• [Problem to solve] The answer is to be an exact copy of the lines below running from the line with "V_3 = (2.86, -0.00)" down to the line with "Edge k joins V_k to V_((k+1) mod 4)", both ends included, and nothing more.

[Dataset entries]
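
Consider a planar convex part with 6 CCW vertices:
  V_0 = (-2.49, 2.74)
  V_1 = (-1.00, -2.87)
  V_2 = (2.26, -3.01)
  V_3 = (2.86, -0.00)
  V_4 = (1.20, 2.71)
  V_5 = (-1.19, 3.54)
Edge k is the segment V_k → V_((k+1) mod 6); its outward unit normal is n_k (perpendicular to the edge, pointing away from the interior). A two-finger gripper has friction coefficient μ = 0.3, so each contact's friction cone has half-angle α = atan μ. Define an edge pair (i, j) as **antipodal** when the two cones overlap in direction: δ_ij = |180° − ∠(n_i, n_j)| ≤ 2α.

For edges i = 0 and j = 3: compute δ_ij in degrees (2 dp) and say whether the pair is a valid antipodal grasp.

δ = 16.62°, valid

α = atan 0.3 = 16.70°;  2α = 33.40°
edge 0: e_0 = (+1.49, -5.61);  n_0 = (-0.9665, -0.2567)
edge 3: e_3 = (-1.66, +2.71);  n_3 = (+0.8527, +0.5223)
∠(n_0, n_3) = 163.38°
δ = |180° − 163.38°| = 16.62°
16.62° ≤ 2α = 33.40°  →  valid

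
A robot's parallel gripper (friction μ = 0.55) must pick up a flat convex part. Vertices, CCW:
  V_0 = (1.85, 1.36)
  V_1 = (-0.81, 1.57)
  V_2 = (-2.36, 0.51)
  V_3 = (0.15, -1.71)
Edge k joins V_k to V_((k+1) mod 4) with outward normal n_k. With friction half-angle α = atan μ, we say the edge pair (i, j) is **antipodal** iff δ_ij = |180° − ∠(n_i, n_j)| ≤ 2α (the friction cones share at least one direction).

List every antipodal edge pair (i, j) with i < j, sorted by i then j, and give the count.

count = 2; pairs: (0,2), (1,3)

α = atan 0.55 = 28.81°;  2α = 57.62°
n_0 = (+0.0787, +0.9969)
n_1 = (-0.5645, +0.8254)
n_2 = (-0.6625, -0.7491)
n_3 = (+0.8748, -0.4844)
  (0,1): δ = 141.12°  ·
  (0,2): δ = 36.98°  ✓
  (0,3): δ = 65.54°  ·
  (1,2): δ = 75.86°  ·
  (1,3): δ = 26.66°  ✓
  (2,3): δ = 77.48°  ·
antipodal pairs: 2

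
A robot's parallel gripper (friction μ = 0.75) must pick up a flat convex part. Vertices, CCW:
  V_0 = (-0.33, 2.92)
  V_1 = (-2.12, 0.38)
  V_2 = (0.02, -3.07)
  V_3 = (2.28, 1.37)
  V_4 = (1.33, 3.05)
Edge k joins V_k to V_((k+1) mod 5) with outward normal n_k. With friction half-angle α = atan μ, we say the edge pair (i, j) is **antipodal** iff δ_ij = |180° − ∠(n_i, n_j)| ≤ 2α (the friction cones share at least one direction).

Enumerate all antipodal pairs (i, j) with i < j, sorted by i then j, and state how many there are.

α = atan 0.75 = 36.87°;  2α = 73.74°
n_0 = (-0.8174, +0.5761)
n_1 = (-0.8498, -0.5271)
n_2 = (+0.8912, -0.4536)
n_3 = (+0.8705, +0.4922)
n_4 = (-0.0781, +0.9969)
  (0,1): δ = 113.02°  ·
  (0,2): δ = 8.20°  ✓
  (0,3): δ = 64.66°  ✓
  (0,4): δ = 129.65°  ·
  (1,2): δ = 58.79°  ✓
  (1,3): δ = 2.32°  ✓
  (1,4): δ = 62.67°  ✓
  (2,3): δ = 123.54°  ·
  (2,4): δ = 58.55°  ✓
  (3,4): δ = 115.01°  ·
antipodal pairs: 6

count = 6; pairs: (0,2), (0,3), (1,2), (1,3), (1,4), (2,4)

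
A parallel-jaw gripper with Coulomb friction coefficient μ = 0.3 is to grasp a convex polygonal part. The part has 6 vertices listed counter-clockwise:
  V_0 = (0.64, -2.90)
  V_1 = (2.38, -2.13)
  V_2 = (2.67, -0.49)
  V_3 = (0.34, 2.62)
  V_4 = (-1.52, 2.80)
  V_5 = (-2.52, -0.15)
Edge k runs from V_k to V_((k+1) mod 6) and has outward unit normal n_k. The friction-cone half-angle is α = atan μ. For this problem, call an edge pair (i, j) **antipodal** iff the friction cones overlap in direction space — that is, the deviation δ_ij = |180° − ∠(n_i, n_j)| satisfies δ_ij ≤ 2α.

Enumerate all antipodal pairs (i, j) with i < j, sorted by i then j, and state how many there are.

α = atan 0.3 = 16.70°;  2α = 33.40°
n_0 = (+0.4047, -0.9145)
n_1 = (+0.9847, -0.1741)
n_2 = (+0.8003, +0.5996)
n_3 = (+0.0963, +0.9954)
n_4 = (-0.9471, +0.3210)
n_5 = (-0.6565, -0.7543)
  (0,1): δ = 123.90°  ·
  (0,2): δ = 77.03°  ·
  (0,3): δ = 29.40°  ✓
  (0,4): δ = 47.40°  ·
  (0,5): δ = 115.10°  ·
  (1,2): δ = 133.13°  ·
  (1,3): δ = 85.50°  ·
  (1,4): δ = 8.70°  ✓
  (1,5): δ = 59.00°  ·
  (2,3): δ = 132.37°  ·
  (2,4): δ = 55.57°  ·
  (2,5): δ = 12.13°  ✓
  (3,4): δ = 103.20°  ·
  (3,5): δ = 35.50°  ·
  (4,5): δ = 112.31°  ·
antipodal pairs: 3

count = 3; pairs: (0,3), (1,4), (2,5)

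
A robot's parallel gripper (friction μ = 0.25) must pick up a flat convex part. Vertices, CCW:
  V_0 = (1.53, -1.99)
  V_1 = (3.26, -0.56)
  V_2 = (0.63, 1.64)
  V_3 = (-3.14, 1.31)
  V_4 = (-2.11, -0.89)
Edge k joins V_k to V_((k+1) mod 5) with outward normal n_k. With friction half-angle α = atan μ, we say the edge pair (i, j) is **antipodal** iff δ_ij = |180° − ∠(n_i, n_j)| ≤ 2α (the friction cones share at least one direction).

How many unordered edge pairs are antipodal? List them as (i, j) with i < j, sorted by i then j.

count = 3; pairs: (1,3), (1,4), (2,4)

α = atan 0.25 = 14.04°;  2α = 28.07°
n_0 = (+0.6371, -0.7708)
n_1 = (+0.6416, +0.7670)
n_2 = (-0.0872, +0.9962)
n_3 = (-0.9057, -0.4240)
n_4 = (-0.2893, -0.9572)
  (0,1): δ = 79.49°  ·
  (0,2): δ = 34.57°  ·
  (0,3): δ = 75.51°  ·
  (0,4): δ = 123.61°  ·
  (1,2): δ = 135.08°  ·
  (1,3): δ = 25.00°  ✓
  (1,4): δ = 23.10°  ✓
  (2,3): δ = 69.91°  ·
  (2,4): δ = 21.82°  ✓
  (3,4): δ = 131.90°  ·
antipodal pairs: 3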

• [Worked solution]
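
  V_3 = (2.86, -0.00)
  V_4 = (1.20, 2.71)
  V_5 = (-1.19, 3.54)
Edge k is the segment V_k → V_((k+1) mod 6); its outward unit normal is n_k (perpendicular to the edge, pointing away from the interior). A two-finger gripper has friction coefficient μ = 0.3, so each contact's friction cone has half-angle α = atan μ. Define an edge pair (i, j) as **antipodal** when the two cones overlap in direction: δ_ij = |180° − ∠(n_i, n_j)| ≤ 2α.

For edges i = 0 and j = 3: compute δ_ij in degrees (2 dp) and say whether the pair is a valid antipodal grasp.

δ = 16.62°, valid

α = atan 0.3 = 16.70°;  2α = 33.40°
edge 0: e_0 = (+1.49, -5.61);  n_0 = (-0.9665, -0.2567)
edge 3: e_3 = (-1.66, +2.71);  n_3 = (+0.8527, +0.5223)
∠(n_0, n_3) = 163.38°
δ = |180° − 163.38°| = 16.62°
16.62° ≤ 2α = 33.40°  →  valid

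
A robot's parallel gripper (friction μ = 0.55) must pick up a flat convex part. Vertices, CCW:
  V_0 = (1.85, 1.36)
  V_1 = (-0.81, 1.57)
  V_2 = (-2.36, 0.51)
  V_3 = (0.15, -1.71)
Edge k joins V_k to V_((k+1) mod 4) with outward normal n_k. With friction half-angle α = atan μ, we say the edge pair (i, j) is **antipodal** iff δ_ij = |180° − ∠(n_i, n_j)| ≤ 2α (the friction cones share at least one direction).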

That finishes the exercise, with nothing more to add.